[Exercise] Repeat only the lines below from the one containing "Take Al³⁺ +" through the one containing "Passing a current", inclusive, exactly as written.

Collected data
_ _ _ _ _

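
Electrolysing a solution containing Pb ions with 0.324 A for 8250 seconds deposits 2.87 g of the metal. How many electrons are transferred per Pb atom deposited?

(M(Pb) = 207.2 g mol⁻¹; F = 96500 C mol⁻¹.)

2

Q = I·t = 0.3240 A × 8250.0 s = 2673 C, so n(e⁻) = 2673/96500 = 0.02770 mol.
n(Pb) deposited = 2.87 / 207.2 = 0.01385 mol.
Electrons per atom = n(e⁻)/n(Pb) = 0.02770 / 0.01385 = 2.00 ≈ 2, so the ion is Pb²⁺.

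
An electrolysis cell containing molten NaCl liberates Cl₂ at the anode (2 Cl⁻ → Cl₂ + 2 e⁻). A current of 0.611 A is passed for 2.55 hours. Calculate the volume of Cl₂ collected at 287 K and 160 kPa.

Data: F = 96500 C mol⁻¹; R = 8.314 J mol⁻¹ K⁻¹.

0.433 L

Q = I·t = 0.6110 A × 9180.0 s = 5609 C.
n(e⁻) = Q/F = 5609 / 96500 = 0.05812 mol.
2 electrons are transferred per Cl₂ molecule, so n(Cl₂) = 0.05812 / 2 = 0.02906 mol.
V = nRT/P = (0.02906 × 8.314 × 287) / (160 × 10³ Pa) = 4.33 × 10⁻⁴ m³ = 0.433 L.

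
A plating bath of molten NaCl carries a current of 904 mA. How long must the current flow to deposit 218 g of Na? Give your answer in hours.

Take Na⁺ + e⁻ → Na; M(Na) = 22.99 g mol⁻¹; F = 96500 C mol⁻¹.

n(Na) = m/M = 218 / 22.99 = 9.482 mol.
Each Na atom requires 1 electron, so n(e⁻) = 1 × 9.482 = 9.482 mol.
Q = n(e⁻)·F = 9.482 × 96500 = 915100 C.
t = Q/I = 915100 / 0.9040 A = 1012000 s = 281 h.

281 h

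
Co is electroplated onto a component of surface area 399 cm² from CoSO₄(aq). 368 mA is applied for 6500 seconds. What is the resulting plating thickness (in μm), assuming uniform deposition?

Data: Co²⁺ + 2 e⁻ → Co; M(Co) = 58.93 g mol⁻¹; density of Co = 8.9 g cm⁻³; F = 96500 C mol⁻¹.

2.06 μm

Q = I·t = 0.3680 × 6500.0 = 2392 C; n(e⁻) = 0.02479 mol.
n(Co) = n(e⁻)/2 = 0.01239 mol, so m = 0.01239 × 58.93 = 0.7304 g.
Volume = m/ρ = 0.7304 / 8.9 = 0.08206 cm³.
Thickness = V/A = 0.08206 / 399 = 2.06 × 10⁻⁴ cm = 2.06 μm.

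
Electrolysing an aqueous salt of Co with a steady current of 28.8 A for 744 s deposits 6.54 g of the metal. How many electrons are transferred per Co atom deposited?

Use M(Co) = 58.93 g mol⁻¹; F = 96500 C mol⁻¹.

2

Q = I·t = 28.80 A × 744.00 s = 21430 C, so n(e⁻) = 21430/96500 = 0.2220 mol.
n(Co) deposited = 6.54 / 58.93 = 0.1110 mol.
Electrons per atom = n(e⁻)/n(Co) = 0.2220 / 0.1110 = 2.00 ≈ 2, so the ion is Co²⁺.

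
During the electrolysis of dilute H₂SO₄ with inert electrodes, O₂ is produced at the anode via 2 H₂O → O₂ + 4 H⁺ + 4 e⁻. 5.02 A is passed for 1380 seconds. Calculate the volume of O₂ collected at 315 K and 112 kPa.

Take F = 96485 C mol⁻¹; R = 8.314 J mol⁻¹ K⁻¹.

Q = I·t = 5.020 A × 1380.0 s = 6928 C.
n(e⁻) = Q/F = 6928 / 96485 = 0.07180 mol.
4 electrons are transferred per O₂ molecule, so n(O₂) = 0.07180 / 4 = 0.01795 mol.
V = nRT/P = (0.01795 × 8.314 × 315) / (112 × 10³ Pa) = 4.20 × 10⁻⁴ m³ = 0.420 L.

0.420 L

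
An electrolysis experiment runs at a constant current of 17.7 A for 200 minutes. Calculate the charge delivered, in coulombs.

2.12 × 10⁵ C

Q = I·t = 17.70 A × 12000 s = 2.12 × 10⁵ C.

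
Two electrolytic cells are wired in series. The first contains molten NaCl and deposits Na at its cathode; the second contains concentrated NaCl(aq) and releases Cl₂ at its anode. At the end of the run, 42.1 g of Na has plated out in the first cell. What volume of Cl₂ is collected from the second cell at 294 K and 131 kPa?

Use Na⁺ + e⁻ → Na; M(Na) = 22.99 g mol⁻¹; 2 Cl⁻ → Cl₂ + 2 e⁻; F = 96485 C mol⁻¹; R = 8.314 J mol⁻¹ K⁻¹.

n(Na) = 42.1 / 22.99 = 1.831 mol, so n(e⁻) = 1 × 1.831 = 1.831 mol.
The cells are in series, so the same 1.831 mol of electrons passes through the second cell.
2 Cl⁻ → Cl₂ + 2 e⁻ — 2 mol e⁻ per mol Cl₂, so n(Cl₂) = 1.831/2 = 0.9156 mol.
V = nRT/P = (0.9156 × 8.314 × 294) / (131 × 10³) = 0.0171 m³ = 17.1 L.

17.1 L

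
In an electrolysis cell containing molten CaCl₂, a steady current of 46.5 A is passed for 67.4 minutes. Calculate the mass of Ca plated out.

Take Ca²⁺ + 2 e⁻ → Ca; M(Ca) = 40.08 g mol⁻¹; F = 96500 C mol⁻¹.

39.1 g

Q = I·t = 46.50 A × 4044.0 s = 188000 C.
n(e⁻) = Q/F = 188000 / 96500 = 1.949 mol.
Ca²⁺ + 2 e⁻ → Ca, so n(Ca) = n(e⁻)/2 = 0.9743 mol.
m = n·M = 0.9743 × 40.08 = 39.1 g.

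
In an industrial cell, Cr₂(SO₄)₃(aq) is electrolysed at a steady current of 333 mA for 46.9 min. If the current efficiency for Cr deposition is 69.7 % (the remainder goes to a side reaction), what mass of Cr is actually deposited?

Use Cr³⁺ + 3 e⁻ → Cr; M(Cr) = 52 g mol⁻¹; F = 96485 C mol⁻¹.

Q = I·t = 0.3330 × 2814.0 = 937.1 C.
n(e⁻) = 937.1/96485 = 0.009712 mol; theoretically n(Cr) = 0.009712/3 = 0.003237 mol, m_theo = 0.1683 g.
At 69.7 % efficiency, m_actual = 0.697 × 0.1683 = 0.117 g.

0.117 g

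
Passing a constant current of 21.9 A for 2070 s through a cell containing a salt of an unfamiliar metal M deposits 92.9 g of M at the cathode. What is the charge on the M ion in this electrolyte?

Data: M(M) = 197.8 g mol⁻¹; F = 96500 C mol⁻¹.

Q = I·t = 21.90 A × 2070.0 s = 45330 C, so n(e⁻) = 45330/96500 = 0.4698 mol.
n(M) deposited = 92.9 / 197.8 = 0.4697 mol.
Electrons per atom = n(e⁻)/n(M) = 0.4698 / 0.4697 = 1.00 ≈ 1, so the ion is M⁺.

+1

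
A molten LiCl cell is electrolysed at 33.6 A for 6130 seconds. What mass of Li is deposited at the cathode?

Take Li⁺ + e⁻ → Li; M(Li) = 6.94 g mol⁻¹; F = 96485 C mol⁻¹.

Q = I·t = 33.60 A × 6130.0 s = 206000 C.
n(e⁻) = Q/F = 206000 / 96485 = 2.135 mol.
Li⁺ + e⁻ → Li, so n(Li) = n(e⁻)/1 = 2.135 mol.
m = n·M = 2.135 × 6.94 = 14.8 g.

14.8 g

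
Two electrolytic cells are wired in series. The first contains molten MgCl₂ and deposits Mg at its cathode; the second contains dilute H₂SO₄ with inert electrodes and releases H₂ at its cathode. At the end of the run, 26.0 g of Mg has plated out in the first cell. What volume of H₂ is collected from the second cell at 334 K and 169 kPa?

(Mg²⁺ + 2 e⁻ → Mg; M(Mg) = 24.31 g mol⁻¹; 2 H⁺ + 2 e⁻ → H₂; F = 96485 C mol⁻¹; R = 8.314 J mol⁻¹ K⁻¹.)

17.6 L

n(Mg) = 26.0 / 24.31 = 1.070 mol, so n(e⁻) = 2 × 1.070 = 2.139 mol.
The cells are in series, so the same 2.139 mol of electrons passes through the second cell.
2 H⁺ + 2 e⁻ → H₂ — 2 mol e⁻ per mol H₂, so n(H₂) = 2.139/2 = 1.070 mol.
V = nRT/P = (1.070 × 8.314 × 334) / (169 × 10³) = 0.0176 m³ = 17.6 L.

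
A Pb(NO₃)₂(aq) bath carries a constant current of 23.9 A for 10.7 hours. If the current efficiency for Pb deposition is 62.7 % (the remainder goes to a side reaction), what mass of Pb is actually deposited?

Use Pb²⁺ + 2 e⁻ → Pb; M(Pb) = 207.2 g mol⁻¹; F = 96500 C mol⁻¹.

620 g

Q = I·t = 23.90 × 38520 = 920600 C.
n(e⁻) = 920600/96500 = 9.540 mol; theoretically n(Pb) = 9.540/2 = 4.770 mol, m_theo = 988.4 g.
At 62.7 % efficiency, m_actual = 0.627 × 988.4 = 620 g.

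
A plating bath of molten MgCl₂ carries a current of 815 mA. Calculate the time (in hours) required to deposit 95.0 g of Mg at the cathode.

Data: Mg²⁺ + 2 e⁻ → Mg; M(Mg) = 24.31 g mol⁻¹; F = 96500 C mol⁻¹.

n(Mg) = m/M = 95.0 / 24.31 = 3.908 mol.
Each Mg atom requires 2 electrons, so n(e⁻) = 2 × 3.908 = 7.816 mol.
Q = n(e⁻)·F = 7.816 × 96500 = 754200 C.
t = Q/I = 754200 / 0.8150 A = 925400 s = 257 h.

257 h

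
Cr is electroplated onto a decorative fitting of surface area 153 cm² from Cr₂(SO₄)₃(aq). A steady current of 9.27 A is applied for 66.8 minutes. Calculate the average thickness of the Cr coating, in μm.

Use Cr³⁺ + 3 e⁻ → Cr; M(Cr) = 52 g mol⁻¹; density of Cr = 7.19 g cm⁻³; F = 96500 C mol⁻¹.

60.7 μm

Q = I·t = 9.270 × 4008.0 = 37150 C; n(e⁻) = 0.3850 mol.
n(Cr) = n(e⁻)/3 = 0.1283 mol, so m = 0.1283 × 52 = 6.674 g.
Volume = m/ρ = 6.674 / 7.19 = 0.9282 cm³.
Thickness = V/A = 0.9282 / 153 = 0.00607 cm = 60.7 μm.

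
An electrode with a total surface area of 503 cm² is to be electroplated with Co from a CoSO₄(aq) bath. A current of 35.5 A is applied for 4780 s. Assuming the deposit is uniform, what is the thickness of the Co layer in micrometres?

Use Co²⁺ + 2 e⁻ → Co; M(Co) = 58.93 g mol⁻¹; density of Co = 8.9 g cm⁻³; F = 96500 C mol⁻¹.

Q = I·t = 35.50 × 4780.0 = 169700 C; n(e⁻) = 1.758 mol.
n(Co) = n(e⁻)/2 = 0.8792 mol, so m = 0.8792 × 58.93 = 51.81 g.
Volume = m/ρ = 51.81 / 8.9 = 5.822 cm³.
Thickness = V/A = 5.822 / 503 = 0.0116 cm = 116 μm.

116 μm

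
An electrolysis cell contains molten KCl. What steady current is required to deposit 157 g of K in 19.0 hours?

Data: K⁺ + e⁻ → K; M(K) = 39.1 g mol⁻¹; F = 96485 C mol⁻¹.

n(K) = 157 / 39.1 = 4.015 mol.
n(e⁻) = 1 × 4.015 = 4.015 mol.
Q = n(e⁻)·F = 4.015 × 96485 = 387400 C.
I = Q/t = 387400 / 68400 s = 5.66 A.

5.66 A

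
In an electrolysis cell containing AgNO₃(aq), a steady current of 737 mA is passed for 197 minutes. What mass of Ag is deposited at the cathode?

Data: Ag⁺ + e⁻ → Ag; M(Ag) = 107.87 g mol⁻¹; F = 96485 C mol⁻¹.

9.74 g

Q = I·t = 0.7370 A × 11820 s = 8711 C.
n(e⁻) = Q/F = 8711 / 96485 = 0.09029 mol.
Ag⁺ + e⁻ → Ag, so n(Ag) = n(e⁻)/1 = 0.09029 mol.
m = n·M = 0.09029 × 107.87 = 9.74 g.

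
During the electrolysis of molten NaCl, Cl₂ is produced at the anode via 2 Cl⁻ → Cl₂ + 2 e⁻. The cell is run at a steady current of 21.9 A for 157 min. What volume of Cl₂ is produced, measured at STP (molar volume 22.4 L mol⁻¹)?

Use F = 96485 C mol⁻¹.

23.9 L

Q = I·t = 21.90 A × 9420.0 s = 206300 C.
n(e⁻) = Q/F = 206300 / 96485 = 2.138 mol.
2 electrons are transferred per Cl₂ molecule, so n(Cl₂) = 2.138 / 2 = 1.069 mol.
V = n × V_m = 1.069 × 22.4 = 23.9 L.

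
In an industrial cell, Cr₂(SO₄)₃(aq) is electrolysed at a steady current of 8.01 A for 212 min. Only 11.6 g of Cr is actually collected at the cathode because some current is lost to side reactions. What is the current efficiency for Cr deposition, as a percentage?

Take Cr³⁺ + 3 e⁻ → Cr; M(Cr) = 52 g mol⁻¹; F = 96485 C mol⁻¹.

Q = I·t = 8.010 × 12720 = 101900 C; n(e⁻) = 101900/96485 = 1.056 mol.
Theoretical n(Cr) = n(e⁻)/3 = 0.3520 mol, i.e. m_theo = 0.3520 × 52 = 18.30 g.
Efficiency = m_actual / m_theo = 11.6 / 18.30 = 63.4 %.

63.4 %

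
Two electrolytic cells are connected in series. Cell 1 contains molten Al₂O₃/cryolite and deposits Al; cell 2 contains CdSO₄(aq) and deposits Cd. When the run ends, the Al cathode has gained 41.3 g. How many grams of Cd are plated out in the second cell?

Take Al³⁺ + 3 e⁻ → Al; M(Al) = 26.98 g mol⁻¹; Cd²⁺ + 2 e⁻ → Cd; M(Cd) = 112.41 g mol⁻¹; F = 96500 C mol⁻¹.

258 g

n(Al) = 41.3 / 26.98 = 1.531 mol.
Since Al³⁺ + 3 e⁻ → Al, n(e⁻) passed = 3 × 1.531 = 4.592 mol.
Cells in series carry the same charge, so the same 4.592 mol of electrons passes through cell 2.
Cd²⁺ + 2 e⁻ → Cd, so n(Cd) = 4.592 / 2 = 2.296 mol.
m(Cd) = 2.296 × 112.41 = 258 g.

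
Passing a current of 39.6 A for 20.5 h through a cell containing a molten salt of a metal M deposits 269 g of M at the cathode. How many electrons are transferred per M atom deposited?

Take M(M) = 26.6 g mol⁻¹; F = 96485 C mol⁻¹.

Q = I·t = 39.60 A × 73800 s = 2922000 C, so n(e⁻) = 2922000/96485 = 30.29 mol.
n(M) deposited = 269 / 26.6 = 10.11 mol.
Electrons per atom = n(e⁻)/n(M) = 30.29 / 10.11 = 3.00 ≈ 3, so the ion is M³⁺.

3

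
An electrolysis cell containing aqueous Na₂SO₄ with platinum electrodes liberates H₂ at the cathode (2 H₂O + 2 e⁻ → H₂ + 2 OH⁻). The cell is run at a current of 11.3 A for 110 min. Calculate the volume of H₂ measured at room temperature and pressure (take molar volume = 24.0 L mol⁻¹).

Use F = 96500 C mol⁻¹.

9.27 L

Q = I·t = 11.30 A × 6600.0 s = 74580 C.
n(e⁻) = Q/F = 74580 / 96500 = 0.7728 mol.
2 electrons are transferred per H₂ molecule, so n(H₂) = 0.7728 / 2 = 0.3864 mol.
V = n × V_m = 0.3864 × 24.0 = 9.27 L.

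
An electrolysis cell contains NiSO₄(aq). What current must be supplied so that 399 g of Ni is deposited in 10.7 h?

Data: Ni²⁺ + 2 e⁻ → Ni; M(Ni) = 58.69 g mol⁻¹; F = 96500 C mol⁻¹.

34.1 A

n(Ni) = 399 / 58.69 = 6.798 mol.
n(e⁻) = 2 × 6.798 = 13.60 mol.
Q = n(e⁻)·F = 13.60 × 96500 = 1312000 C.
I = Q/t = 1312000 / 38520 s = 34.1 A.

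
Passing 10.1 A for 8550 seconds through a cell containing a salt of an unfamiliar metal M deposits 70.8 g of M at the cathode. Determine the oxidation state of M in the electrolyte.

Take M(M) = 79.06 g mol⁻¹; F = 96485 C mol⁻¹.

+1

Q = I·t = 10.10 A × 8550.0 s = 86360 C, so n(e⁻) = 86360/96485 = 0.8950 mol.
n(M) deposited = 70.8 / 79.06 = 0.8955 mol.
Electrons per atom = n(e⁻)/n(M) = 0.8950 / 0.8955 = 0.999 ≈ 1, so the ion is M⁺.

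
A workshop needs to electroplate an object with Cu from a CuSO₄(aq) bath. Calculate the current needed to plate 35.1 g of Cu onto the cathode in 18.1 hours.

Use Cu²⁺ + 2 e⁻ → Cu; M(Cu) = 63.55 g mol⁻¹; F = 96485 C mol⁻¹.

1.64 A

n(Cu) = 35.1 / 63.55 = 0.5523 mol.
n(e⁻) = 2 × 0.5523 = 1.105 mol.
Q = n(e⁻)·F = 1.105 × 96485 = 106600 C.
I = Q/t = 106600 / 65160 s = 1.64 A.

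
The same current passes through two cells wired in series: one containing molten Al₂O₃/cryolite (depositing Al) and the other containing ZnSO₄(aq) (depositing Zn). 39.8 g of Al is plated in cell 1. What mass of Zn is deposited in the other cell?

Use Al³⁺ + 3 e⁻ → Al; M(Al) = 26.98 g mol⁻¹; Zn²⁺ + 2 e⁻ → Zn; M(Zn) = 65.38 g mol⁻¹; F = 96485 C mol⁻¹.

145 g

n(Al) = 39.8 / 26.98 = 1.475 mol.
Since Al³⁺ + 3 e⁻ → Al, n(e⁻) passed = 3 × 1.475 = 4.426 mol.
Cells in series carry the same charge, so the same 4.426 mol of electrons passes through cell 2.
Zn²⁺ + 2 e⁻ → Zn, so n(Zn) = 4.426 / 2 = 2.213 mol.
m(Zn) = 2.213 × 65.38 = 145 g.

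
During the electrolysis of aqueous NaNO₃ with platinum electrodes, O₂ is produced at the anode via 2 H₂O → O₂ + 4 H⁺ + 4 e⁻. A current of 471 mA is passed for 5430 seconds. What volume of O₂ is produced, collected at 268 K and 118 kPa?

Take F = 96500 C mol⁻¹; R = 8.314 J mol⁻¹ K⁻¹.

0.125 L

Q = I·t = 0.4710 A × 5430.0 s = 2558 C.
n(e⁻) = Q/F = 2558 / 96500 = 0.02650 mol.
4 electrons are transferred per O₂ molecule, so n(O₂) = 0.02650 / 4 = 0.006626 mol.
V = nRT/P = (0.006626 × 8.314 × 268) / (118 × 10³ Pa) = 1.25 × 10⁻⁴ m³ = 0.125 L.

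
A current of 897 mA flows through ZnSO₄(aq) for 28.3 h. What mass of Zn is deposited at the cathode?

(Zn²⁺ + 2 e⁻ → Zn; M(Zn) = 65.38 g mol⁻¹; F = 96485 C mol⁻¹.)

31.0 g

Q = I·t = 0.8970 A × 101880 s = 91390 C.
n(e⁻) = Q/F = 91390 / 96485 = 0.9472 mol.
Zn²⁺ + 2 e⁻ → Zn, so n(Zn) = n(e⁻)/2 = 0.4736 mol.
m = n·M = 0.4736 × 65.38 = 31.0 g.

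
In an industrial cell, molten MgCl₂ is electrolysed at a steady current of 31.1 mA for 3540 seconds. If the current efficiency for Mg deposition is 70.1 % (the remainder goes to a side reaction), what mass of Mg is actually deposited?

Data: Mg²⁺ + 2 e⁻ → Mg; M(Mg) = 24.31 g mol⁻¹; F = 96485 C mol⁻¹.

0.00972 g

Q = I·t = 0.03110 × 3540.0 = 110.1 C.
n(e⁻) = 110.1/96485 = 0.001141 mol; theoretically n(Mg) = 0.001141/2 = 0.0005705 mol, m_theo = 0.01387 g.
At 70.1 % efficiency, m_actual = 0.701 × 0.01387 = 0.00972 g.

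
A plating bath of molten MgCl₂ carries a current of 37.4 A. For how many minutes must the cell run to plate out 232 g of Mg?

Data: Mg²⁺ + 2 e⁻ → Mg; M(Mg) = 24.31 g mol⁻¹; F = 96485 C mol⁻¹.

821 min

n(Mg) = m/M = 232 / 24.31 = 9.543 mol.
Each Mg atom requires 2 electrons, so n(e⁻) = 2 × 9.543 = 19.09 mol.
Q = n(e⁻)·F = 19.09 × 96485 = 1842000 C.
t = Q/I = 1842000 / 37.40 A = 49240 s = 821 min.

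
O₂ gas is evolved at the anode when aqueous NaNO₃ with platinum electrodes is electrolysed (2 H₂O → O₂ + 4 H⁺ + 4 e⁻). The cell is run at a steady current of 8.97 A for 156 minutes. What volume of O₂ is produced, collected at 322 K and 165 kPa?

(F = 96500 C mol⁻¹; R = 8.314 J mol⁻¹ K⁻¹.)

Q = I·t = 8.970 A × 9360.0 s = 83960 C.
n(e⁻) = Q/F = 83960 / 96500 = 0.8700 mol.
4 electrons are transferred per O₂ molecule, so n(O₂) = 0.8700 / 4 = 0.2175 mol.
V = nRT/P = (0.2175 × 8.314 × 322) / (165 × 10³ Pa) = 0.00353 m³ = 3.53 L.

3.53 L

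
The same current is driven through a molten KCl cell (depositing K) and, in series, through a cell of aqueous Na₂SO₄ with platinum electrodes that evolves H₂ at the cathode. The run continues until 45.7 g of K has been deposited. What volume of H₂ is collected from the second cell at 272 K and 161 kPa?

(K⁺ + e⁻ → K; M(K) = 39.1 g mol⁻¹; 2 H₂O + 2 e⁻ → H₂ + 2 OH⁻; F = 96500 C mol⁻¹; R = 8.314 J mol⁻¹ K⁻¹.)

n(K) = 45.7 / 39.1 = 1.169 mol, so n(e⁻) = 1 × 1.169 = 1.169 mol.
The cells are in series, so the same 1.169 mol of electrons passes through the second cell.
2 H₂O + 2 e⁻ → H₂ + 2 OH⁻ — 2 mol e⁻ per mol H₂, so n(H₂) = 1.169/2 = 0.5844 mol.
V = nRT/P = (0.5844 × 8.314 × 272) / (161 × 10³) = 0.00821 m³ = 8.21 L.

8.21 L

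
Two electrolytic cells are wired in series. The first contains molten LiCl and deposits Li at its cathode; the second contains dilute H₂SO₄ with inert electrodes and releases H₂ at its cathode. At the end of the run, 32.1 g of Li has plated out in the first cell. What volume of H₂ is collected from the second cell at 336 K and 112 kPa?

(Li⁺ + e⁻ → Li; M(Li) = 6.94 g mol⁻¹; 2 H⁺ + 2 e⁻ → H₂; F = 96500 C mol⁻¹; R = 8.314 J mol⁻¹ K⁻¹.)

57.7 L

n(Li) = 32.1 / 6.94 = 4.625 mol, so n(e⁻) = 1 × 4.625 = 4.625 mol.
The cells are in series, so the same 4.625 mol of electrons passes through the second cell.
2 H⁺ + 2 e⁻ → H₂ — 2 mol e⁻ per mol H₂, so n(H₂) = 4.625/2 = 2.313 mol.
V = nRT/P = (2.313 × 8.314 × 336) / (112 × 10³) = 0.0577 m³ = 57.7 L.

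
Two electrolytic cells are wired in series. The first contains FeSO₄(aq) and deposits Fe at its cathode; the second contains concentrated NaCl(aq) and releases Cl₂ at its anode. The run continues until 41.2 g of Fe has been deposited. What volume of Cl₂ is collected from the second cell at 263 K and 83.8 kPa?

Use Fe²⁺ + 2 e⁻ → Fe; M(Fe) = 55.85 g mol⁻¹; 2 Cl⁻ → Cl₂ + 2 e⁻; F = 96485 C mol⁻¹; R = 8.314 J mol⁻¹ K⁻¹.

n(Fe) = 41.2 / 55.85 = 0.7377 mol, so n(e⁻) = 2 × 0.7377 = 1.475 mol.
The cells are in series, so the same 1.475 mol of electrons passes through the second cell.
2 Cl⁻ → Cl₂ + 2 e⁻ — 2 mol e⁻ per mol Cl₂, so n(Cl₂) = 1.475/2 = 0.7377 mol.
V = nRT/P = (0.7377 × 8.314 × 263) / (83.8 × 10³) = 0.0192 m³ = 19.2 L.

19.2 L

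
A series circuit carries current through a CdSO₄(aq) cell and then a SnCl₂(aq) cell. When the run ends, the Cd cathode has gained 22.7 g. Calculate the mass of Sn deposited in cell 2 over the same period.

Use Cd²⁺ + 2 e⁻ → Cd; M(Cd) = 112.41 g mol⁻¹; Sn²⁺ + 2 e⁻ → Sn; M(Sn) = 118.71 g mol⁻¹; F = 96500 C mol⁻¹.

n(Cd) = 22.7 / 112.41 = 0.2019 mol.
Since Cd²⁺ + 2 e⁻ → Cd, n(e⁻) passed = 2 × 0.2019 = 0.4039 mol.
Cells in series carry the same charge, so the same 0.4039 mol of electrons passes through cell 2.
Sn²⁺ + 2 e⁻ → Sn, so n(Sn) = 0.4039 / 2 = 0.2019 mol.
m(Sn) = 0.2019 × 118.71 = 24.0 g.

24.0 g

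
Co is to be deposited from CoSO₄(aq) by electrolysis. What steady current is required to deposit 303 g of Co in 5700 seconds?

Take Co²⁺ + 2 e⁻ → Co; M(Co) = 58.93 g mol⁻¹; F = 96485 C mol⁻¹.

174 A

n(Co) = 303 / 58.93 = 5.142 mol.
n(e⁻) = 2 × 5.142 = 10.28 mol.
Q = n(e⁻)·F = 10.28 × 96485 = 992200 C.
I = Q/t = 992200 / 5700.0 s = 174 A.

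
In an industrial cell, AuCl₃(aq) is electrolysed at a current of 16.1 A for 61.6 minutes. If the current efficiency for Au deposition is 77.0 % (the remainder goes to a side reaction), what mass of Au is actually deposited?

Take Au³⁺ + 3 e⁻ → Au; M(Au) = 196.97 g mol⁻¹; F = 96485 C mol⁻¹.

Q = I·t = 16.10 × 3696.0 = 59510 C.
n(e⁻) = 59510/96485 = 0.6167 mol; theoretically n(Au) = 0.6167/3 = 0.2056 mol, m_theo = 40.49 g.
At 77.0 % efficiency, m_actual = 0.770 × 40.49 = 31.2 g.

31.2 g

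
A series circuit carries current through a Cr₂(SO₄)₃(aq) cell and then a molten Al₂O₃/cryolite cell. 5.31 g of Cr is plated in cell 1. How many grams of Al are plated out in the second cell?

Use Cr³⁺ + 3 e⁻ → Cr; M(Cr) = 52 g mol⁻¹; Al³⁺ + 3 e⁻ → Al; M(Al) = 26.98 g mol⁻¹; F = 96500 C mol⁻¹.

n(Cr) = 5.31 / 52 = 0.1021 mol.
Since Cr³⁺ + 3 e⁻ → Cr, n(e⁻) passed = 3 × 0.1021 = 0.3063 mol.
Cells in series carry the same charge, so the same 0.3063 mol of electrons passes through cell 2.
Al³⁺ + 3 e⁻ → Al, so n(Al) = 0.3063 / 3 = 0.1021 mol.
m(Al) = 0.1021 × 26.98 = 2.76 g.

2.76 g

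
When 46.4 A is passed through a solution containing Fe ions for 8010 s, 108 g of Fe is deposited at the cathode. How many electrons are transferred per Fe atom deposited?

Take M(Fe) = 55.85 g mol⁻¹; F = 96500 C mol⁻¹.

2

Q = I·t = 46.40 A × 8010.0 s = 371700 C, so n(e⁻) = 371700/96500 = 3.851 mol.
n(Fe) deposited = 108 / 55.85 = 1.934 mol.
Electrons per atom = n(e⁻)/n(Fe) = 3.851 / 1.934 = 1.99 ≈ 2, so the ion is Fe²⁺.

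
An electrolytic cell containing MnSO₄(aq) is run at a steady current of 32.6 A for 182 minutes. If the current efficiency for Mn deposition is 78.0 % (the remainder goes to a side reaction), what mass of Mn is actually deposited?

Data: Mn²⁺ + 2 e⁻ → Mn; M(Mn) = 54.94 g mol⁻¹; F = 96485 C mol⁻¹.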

_ _ _ _ _

[Response area]
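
Take Al³⁺ + 3 e⁻ → Al; M(Al) = 26.98 g mol⁻¹; Cd²⁺ + 2 e⁻ → Cd; M(Cd) = 112.41 g mol⁻¹; F = 96500 C mol⁻¹.

258 g

n(Al) = 41.3 / 26.98 = 1.531 mol.
Since Al³⁺ + 3 e⁻ → Al, n(e⁻) passed = 3 × 1.531 = 4.592 mol.
Cells in series carry the same charge, so the same 4.592 mol of electrons passes through cell 2.
Cd²⁺ + 2 e⁻ → Cd, so n(Cd) = 4.592 / 2 = 2.296 mol.
m(Cd) = 2.296 × 112.41 = 258 g.

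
Passing a current of 39.6 A for 20.5 h through a cell containing a molten salt of a metal M deposits 269 g of M at the cathode. How many electrons are transferred per M atom deposited?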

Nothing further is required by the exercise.